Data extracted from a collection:

• • •

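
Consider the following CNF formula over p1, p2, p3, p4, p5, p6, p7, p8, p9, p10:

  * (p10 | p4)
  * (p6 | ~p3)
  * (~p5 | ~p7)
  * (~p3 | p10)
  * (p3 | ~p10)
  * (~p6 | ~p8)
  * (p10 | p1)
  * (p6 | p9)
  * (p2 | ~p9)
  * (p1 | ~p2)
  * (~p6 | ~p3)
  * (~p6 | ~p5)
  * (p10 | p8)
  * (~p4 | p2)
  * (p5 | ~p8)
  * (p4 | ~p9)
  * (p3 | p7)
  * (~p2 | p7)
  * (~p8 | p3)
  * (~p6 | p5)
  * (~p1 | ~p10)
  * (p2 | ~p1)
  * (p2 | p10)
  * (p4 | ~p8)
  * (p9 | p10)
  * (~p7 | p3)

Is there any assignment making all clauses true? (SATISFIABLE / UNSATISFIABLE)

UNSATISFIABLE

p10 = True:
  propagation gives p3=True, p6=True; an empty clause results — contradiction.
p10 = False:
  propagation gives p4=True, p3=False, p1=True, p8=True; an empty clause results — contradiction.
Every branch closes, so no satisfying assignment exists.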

• • •

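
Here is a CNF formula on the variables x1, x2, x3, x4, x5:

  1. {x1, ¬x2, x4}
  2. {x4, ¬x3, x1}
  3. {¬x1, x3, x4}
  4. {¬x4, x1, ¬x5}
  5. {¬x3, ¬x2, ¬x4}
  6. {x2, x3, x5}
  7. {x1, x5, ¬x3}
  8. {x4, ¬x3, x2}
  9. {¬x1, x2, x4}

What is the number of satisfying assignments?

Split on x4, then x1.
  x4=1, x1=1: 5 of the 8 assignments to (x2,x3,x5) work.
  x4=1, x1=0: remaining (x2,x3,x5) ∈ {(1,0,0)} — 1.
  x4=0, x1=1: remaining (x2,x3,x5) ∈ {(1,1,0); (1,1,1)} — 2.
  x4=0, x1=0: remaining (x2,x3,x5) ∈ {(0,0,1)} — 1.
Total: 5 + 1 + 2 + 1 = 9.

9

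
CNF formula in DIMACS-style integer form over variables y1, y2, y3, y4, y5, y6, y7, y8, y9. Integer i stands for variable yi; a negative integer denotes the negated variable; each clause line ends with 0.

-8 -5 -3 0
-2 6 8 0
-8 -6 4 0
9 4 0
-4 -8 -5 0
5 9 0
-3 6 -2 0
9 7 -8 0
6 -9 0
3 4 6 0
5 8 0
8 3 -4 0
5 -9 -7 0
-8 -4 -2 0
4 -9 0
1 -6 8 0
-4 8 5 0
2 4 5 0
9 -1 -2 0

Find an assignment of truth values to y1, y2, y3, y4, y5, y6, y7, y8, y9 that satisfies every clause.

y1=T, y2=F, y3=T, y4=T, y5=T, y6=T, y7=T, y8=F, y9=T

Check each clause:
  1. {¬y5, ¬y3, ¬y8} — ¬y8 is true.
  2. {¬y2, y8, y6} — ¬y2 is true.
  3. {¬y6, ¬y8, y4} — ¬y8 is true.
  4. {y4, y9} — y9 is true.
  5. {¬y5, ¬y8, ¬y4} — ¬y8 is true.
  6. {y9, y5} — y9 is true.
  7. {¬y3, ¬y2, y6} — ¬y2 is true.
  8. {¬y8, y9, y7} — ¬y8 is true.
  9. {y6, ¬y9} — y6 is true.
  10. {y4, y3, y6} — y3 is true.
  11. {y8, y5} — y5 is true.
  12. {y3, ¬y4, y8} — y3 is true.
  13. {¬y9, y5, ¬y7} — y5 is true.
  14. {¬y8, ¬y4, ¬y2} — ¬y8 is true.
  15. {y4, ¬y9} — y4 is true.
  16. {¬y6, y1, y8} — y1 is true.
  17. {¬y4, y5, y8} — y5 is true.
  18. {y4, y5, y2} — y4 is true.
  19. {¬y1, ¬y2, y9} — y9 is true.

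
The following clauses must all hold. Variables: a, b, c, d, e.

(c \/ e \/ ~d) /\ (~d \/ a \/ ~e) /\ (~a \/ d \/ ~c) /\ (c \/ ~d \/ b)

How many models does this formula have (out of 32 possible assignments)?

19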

• • •

● The problem
Look over the data above and show each line that contains "following".

● Finished task
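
Consider the following CNF formula over p1, p2, p3, p4, p5, p6, p7, p8, p9, p10:
The following clauses must all hold. Variables: a, b, c, d, e.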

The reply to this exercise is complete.